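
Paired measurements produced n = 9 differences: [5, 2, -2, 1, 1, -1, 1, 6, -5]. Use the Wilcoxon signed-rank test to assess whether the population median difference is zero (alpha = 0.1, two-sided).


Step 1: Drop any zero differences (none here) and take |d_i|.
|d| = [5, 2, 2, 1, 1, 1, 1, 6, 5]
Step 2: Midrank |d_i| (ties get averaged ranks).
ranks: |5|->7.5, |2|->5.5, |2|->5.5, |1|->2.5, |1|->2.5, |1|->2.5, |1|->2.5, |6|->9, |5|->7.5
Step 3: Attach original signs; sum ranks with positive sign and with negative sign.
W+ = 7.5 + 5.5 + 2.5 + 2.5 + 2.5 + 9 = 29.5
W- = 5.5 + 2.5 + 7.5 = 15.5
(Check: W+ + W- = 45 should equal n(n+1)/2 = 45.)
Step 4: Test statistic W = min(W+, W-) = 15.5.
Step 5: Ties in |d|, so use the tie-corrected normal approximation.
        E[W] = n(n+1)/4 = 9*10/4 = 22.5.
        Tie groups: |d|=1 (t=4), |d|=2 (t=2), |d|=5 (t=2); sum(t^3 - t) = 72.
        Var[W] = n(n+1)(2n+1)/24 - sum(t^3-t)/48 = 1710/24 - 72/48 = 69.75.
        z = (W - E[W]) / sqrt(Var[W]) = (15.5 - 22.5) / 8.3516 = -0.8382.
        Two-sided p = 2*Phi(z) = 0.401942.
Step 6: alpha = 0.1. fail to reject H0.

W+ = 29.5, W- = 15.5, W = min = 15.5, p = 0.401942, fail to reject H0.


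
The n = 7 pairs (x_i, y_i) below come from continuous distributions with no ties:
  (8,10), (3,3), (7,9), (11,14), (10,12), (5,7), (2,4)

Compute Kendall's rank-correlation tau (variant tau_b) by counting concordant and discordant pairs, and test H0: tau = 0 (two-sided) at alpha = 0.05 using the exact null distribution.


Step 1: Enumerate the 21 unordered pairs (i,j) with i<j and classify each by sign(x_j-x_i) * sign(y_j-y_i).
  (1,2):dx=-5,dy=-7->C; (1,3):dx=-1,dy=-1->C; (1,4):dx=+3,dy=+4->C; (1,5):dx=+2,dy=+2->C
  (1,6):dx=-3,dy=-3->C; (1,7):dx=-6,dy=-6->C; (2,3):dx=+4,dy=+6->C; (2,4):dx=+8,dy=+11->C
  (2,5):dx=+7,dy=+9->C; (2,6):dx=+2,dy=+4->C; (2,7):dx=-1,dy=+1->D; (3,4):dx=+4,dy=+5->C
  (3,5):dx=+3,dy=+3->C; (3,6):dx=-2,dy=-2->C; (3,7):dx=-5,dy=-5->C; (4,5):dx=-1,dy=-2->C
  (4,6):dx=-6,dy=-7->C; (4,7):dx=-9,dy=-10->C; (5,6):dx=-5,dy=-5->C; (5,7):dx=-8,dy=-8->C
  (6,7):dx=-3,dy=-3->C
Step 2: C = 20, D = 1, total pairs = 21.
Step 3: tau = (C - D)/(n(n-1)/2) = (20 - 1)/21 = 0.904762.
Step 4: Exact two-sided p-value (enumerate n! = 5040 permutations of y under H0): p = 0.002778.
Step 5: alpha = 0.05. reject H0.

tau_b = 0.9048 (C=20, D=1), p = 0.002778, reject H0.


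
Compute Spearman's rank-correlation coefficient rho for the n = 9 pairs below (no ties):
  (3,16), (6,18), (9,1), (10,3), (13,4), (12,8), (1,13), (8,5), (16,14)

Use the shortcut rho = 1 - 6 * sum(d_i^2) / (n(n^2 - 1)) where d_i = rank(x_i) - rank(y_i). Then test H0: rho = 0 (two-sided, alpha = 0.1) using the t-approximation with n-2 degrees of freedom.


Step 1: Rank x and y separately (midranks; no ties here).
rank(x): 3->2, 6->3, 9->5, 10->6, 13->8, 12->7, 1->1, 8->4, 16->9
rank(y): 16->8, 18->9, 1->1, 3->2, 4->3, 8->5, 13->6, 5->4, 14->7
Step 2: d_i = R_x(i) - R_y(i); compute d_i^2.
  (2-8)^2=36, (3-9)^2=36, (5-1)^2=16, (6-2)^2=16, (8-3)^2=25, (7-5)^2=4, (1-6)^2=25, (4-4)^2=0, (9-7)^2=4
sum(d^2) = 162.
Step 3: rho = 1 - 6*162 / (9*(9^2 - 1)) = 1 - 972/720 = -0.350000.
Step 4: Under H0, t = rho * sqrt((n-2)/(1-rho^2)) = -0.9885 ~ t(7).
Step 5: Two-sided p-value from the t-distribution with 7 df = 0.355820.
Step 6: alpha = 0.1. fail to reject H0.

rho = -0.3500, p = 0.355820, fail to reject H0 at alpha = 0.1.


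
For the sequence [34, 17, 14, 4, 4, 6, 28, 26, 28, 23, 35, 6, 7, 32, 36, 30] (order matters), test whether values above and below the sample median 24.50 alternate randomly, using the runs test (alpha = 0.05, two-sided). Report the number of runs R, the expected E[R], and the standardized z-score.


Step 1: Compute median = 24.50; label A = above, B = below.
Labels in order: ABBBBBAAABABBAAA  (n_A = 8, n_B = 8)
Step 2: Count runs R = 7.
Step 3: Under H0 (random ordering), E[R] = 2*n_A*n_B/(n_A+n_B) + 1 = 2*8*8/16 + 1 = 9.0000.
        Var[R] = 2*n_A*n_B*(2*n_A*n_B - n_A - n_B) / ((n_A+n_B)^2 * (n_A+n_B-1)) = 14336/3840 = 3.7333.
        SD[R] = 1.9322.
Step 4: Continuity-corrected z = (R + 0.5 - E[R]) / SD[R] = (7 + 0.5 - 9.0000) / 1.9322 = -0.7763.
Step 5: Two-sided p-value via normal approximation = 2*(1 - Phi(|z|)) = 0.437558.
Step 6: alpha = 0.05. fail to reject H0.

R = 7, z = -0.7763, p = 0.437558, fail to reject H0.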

════════════════════

-- TASK PROMPT --
Could you please retype the lines from the start of the data through the line with "(8,10), (3,3), (7,9), (11,14), (10,12), (5,7), (2,4)", both included, and nothing else?

-- ANSWER --
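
Paired measurements produced n = 9 differences: [5, 2, -2, 1, 1, -1, 1, 6, -5]. Use the Wilcoxon signed-rank test to assess whether the population median difference is zero (alpha = 0.1, two-sided).


Step 1: Drop any zero differences (none here) and take |d_i|.
|d| = [5, 2, 2, 1, 1, 1, 1, 6, 5]
Step 2: Midrank |d_i| (ties get averaged ranks).
ranks: |5|->7.5, |2|->5.5, |2|->5.5, |1|->2.5, |1|->2.5, |1|->2.5, |1|->2.5, |6|->9, |5|->7.5
Step 3: Attach original signs; sum ranks with positive sign and with negative sign.
W+ = 7.5 + 5.5 + 2.5 + 2.5 + 2.5 + 9 = 29.5
W- = 5.5 + 2.5 + 7.5 = 15.5
(Check: W+ + W- = 45 should equal n(n+1)/2 = 45.)
Step 4: Test statistic W = min(W+, W-) = 15.5.
Step 5: Ties in |d|, so use the tie-corrected normal approximation.
        E[W] = n(n+1)/4 = 9*10/4 = 22.5.
        Tie groups: |d|=1 (t=4), |d|=2 (t=2), |d|=5 (t=2); sum(t^3 - t) = 72.
        Var[W] = n(n+1)(2n+1)/24 - sum(t^3-t)/48 = 1710/24 - 72/48 = 69.75.
        z = (W - E[W]) / sqrt(Var[W]) = (15.5 - 22.5) / 8.3516 = -0.8382.
        Two-sided p = 2*Phi(z) = 0.401942.
Step 6: alpha = 0.1. fail to reject H0.

W+ = 29.5, W- = 15.5, W = min = 15.5, p = 0.401942, fail to reject H0.


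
The n = 7 pairs (x_i, y_i) below come from continuous distributions with no ties:
  (8,10), (3,3), (7,9), (11,14), (10,12), (5,7), (2,4)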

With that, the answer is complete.